YOUR TASK: Your response should reproduce every line of the entries that contains the word "between".

━━━━━━━━━━━━━━━━━━━━━━━━━━━━━━

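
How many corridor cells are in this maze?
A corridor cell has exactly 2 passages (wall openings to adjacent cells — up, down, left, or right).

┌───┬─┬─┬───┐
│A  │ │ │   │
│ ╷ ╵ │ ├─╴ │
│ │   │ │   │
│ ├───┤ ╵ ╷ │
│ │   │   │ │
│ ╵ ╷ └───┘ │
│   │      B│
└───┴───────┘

Counting cells with exactly 2 passages:
Total corridor cells: 20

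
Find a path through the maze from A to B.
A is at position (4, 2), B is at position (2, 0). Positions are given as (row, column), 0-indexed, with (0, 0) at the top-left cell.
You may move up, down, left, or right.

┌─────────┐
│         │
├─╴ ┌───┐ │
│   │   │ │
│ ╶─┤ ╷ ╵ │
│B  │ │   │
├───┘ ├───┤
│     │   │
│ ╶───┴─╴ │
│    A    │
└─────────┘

Finding the shortest path from (4, 2) to (2, 0):
Path length: 18 steps
Directions: left → left → up → right → right → up → up → right → down → right → up → up → left → left → left → down → left → down

Solution:

┌─────────┐
│  ↓ ← ← ↰│
├─╴ ┌───┐ │
│↓ ↲│↱ ↓│↑│
│ ╶─┤ ╷ ╵ │
│B  │↑│↳ ↑│
├───┘ ├───┤
│↱ → ↑│   │
│ ╶───┴─╴ │
│↑ ← A    │
└─────────┘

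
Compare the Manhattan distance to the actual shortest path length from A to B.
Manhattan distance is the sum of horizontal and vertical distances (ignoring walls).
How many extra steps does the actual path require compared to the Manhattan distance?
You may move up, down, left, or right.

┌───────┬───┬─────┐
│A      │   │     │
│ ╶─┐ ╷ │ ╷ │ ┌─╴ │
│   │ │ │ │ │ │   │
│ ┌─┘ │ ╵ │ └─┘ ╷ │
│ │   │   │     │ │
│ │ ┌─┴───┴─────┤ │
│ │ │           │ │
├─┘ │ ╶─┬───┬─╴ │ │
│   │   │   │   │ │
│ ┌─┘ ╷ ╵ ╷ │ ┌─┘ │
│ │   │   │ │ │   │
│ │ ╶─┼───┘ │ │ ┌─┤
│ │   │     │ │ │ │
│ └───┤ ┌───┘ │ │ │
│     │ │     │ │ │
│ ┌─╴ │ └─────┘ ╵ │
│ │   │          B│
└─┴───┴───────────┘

Manhattan distance: |8 - 0| + |8 - 0| = 16
Actual path length: 24
Extra steps: 24 - 16 = 8

Solution:

┌───────┬───┬─────┐
│A → → ↓│↱ ↓│     │
│ ╶─┐ ╷ │ ╷ │ ┌─╴ │
│   │ │↓│↑│↓│ │↱ ↓│
│ ┌─┘ │ ╵ │ └─┘ ╷ │
│ │   │↳ ↑│↳ → ↑│↓│
│ │ ┌─┴───┴─────┤ │
│ │ │           │↓│
├─┘ │ ╶─┬───┬─╴ │ │
│   │   │   │   │↓│
│ ┌─┘ ╷ ╵ ╷ │ ┌─┘ │
│ │   │   │ │ │↓ ↲│
│ │ ╶─┼───┘ │ │ ┌─┤
│ │   │     │ │↓│ │
│ └───┤ ┌───┘ │ │ │
│     │ │     │↓│ │
│ ┌─╴ │ └─────┘ ╵ │
│ │   │        ↳ B│
└─┴───┴───────────┘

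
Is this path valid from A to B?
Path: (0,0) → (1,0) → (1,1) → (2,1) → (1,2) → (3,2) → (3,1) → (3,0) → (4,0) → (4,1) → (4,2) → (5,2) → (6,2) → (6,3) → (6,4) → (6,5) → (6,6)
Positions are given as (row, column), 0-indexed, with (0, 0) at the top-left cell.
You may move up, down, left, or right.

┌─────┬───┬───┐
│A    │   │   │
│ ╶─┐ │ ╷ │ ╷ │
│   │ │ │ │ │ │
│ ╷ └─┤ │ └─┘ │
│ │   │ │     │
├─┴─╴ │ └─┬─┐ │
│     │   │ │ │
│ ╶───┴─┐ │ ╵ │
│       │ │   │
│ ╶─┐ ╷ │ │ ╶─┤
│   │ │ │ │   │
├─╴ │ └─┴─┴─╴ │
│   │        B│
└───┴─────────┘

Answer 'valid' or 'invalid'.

Checking path validity:
Result: Invalid move at step 4: cannot move from (2, 1) to (1, 2).

invalid

Correct solution:

┌─────┬───┬───┐
│A    │   │   │
│ ╶─┐ │ ╷ │ ╷ │
│↳ ↓│ │ │ │ │ │
│ ╷ └─┤ │ └─┘ │
│ │↳ ↓│ │     │
├─┴─╴ │ └─┬─┐ │
│↓ ← ↲│   │ │ │
│ ╶───┴─┐ │ ╵ │
│↳ → ↓  │ │   │
│ ╶─┐ ╷ │ │ ╶─┤
│   │↓│ │ │   │
├─╴ │ └─┴─┴─╴ │
│   │↳ → → → B│
└───┴─────────┘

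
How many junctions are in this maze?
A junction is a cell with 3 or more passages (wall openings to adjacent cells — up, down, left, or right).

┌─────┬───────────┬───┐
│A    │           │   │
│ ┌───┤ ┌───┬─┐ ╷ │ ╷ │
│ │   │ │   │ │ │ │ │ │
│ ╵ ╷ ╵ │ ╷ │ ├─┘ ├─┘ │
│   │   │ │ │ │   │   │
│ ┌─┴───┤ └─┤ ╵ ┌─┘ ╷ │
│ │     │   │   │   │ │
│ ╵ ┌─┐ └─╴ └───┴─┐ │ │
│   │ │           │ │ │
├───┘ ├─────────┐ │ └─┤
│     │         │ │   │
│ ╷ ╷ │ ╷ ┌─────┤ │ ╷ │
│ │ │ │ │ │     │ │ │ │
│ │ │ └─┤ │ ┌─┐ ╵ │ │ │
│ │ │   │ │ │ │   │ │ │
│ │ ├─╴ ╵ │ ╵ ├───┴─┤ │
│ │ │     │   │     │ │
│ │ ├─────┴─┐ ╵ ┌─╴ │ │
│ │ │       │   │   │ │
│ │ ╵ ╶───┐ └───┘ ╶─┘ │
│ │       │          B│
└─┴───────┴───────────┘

Checking each cell for number of passages:

Junctions found (3+ passages):
  (0, 7): 3 passages
  (2, 0): 3 passages
  (2, 10): 3 passages
  (3, 9): 3 passages
  (4, 5): 3 passages
  (5, 1): 3 passages
  (5, 2): 3 passages
  (5, 4): 3 passages
  (5, 9): 3 passages
  (8, 3): 3 passages
  (8, 6): 3 passages
  (10, 2): 3 passages
  (10, 8): 3 passages
Total junctions: 13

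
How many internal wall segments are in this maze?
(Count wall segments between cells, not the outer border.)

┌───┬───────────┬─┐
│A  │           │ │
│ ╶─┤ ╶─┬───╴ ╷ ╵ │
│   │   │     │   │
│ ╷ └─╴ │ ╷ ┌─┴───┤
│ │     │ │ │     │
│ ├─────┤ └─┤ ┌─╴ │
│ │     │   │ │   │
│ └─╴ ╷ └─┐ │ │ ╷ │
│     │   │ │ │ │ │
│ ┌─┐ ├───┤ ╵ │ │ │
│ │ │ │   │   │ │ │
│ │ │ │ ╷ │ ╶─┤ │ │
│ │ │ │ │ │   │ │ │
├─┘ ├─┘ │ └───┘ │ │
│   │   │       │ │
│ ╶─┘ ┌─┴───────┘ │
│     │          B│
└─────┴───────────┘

Counting internal wall segments:
Total internal walls: 64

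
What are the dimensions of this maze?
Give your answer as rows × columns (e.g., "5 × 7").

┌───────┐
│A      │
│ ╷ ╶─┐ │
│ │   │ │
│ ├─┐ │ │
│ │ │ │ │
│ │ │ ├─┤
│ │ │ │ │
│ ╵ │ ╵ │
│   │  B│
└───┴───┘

Counting the maze dimensions:
Rows (vertical): 5
Columns (horizontal): 4
Dimensions: 5 × 4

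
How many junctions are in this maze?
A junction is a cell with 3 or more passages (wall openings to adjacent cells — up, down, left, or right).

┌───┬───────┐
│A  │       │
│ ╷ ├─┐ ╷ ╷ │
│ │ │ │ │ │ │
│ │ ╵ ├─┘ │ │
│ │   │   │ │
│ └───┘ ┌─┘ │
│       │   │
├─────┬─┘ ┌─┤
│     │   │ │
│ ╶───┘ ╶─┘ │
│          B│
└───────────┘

Checking each cell for number of passages:

Junctions found (3+ passages):
  (0, 3): 3 passages
  (0, 4): 3 passages
  (5, 3): 3 passages
Total junctions: 3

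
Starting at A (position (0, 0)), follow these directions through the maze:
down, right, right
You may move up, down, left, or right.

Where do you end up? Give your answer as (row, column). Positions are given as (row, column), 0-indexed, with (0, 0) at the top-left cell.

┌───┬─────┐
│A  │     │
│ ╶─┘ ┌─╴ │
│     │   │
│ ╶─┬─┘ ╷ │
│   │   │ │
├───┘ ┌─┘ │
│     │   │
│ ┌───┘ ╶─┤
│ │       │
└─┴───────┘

Following directions step by step:
Start: (0, 0)
  down: (0, 0) → (1, 0)
  right: (1, 0) → (1, 1)
  right: (1, 1) → (1, 2)
Final position: (1, 2)

Path taken:

┌───┬─────┐
│A  │     │
│ ╶─┘ ┌─╴ │
│↳ → B│   │
│ ╶─┬─┘ ╷ │
│   │   │ │
├───┘ ┌─┘ │
│     │   │
│ ┌───┘ ╶─┤
│ │       │
└─┴───────┘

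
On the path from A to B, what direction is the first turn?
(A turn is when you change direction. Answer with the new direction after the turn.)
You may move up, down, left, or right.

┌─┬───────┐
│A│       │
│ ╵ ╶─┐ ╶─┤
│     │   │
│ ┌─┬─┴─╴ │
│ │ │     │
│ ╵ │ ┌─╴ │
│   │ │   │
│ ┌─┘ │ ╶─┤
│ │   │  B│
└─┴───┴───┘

Directions: down, right, up, right, right, down, right, down, down, left, down, right
First turn direction: right

Solution:

┌─┬───────┐
│A│↱ → ↓  │
│ ╵ ╶─┐ ╶─┤
│↳ ↑  │↳ ↓│
│ ┌─┬─┴─╴ │
│ │ │    ↓│
│ ╵ │ ┌─╴ │
│   │ │↓ ↲│
│ ┌─┘ │ ╶─┤
│ │   │↳ B│
└─┴───┴───┘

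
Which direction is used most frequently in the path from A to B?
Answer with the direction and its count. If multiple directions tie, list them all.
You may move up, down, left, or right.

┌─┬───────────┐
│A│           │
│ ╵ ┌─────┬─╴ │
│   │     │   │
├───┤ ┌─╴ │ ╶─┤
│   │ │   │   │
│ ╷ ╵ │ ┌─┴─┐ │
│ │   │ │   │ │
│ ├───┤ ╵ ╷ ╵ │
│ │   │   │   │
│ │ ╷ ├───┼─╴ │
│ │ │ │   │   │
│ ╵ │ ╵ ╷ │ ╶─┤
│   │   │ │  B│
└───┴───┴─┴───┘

Directions: down, right, up, right, right, right, right, right, down, left, down, right, down, down, down, left, down, right
Counts: {'down': 7, 'right': 8, 'up': 1, 'left': 2}
Most common: right (8 times)

Solution:

┌─┬───────────┐
│A│↱ → → → → ↓│
│ ╵ ┌─────┬─╴ │
│↳ ↑│     │↓ ↲│
├───┤ ┌─╴ │ ╶─┤
│   │ │   │↳ ↓│
│ ╷ ╵ │ ┌─┴─┐ │
│ │   │ │   │↓│
│ ├───┤ ╵ ╷ ╵ │
│ │   │   │  ↓│
│ │ ╷ ├───┼─╴ │
│ │ │ │   │↓ ↲│
│ ╵ │ ╵ ╷ │ ╶─┤
│   │   │ │↳ B│
└───┴───┴─┴───┘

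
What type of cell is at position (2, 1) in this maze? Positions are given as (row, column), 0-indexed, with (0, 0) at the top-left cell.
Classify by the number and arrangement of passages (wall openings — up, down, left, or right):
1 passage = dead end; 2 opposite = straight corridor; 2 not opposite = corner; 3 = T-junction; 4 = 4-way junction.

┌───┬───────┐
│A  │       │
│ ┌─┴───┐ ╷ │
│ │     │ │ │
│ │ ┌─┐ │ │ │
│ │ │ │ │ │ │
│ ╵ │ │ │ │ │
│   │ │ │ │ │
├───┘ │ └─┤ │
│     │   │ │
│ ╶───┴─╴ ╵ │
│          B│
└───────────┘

Checking cell at (2, 1):
Number of passages: 2
Cell type: straight corridor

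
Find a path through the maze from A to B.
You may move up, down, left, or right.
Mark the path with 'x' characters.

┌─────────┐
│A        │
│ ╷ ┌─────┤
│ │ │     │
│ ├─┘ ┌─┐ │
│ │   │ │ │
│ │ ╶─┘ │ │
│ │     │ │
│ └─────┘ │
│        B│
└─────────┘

Finding the shortest path through the maze:
Path length: 8 steps
Directions: down → down → down → down → right → right → right → right

Solution:

┌─────────┐
│A        │
│ ╷ ┌─────┤
│x│ │     │
│ ├─┘ ┌─┐ │
│x│   │ │ │
│ │ ╶─┘ │ │
│x│     │ │
│ └─────┘ │
│x x x x B│
└─────────┘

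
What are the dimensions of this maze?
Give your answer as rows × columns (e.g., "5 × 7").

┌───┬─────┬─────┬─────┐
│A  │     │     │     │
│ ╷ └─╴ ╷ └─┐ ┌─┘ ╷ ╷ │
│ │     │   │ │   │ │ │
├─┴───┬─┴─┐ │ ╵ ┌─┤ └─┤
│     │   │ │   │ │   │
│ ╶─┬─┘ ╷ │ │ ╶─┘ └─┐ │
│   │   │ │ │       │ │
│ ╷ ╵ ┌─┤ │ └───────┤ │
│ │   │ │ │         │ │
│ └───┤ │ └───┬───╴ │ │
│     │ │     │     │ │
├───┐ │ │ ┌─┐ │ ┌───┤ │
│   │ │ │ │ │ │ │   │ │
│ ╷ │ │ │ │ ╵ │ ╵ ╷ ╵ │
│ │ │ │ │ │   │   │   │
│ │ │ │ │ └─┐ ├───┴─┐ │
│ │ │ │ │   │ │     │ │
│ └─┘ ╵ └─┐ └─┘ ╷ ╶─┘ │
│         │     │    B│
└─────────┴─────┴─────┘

Counting the maze dimensions:
Rows (vertical): 10
Columns (horizontal): 11
Dimensions: 10 × 11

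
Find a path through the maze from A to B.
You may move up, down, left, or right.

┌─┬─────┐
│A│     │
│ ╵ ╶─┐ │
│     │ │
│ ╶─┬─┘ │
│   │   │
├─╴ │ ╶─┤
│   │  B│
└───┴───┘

Finding the shortest path through the maze:
Path length: 10 steps
Directions: down → right → up → right → right → down → down → left → down → right

Solution:

┌─┬─────┐
│A│↱ → ↓│
│ ╵ ╶─┐ │
│↳ ↑  │↓│
│ ╶─┬─┘ │
│   │↓ ↲│
├─╴ │ ╶─┤
│   │↳ B│
└───┴───┘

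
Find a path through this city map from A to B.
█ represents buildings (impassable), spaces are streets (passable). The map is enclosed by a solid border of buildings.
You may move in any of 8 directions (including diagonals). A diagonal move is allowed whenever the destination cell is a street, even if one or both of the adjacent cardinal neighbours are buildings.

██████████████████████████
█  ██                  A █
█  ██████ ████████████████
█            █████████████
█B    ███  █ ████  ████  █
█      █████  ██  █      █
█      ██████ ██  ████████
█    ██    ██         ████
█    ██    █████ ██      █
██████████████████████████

Finding the shortest path from A to B:
Movement: 8-directional
Path length: 22 steps
Directions: left → left → left → left → left → left → left → left → left → left → left → left → left → down-left → down-left → left → left → left → left → left → left → down-left

Solution:

██████████████████████████
█  ██     ↙←←←←←←←←←←←←A █
█  ██████↙████████████████
█ ↙←←←←←←    █████████████
█B    ███  █ ████  ████  █
█      █████  ██  █      █
█      ██████ ██  ████████
█    ██    ██         ████
█    ██    █████ ██      █
██████████████████████████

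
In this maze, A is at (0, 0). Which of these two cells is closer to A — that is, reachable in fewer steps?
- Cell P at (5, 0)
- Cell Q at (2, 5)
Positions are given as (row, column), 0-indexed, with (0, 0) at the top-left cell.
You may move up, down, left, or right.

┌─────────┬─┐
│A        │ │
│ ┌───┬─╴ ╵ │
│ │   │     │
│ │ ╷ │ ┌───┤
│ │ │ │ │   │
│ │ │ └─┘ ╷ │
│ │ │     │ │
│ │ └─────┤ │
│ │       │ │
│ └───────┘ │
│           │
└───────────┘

Shortest path A → P at (5, 0): 5 steps
Shortest path A → Q at (2, 5): 13 steps

P is closer (5 steps vs 13 steps).

Path to P:

┌─────────┬─┐
│A        │ │
│ ┌───┬─╴ ╵ │
│↓│   │     │
│ │ ╷ │ ┌───┤
│↓│ │ │ │   │
│ │ │ └─┘ ╷ │
│↓│ │     │ │
│ │ └─────┤ │
│↓│       │ │
│ └───────┘ │
│P          │
└───────────┘

Path to Q:

┌─────────┬─┐
│A        │ │
│ ┌───┬─╴ ╵ │
│↓│   │     │
│ │ ╷ │ ┌───┤
│↓│ │ │ │  Q│
│ │ │ └─┘ ╷ │
│↓│ │     │↑│
│ │ └─────┤ │
│↓│       │↑│
│ └───────┘ │
│↳ → → → → ↑│
└───────────┘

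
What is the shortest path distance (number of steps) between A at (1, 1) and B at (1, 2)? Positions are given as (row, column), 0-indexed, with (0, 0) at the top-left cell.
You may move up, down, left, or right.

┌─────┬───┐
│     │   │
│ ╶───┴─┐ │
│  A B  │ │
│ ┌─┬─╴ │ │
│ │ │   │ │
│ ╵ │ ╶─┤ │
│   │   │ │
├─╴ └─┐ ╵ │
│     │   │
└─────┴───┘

Finding path from (1, 1) to (1, 2):
Path: (1,1) → (1,2)
Distance: 1 steps

Solution:

┌─────┬───┐
│     │   │
│ ╶───┴─┐ │
│  A B  │ │
│ ┌─┬─╴ │ │
│ │ │   │ │
│ ╵ │ ╶─┤ │
│   │   │ │
├─╴ └─┐ ╵ │
│     │   │
└─────┴───┘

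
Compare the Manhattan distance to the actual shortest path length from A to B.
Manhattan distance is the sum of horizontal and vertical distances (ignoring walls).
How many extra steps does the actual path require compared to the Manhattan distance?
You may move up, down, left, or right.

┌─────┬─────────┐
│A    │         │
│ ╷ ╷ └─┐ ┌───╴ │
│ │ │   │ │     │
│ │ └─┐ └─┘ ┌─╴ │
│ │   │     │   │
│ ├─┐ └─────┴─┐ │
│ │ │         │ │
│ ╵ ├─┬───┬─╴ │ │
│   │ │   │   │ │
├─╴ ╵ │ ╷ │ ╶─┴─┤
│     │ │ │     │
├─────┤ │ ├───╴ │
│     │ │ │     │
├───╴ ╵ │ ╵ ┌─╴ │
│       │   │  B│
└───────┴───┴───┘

Manhattan distance: |7 - 0| + |7 - 0| = 14
Actual path length: 16
Extra steps: 16 - 14 = 2

Solution:

┌─────┬─────────┐
│A ↓  │         │
│ ╷ ╷ └─┐ ┌───╴ │
│ │↓│   │ │     │
│ │ └─┐ └─┘ ┌─╴ │
│ │↳ ↓│     │   │
│ ├─┐ └─────┴─┐ │
│ │ │↳ → → → ↓│ │
│ ╵ ├─┬───┬─╴ │ │
│   │ │   │↓ ↲│ │
├─╴ ╵ │ ╷ │ ╶─┴─┤
│     │ │ │↳ → ↓│
├─────┤ │ ├───╴ │
│     │ │ │    ↓│
├───╴ ╵ │ ╵ ┌─╴ │
│       │   │  B│
└───────┴───┴───┘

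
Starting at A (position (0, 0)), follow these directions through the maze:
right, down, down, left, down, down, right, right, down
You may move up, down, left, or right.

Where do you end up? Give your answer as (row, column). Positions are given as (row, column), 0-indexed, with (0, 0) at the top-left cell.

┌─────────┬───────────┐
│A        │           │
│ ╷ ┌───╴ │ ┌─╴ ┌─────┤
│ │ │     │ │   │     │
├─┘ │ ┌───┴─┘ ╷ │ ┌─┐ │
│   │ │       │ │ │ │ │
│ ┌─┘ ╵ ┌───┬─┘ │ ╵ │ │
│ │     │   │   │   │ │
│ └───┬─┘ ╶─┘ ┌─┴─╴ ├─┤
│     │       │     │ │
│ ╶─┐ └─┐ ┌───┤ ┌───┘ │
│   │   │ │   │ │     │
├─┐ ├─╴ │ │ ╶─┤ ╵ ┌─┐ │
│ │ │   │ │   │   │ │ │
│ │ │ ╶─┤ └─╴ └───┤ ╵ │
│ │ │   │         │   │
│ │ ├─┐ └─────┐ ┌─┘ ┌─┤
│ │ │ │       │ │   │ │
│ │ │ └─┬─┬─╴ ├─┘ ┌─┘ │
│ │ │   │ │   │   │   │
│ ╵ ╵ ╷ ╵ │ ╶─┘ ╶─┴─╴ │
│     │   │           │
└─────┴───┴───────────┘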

━━━━━━━━━━━━━━━━━━━━━━━━━━━━━━

RESULT FOR THIS TASK:
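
(Count wall segments between cells, not the outer border.)
What is the shortest path distance (number of steps) between A at (1, 1) and B at (1, 2)? Positions are given as (row, column), 0-indexed, with (0, 0) at the top-left cell.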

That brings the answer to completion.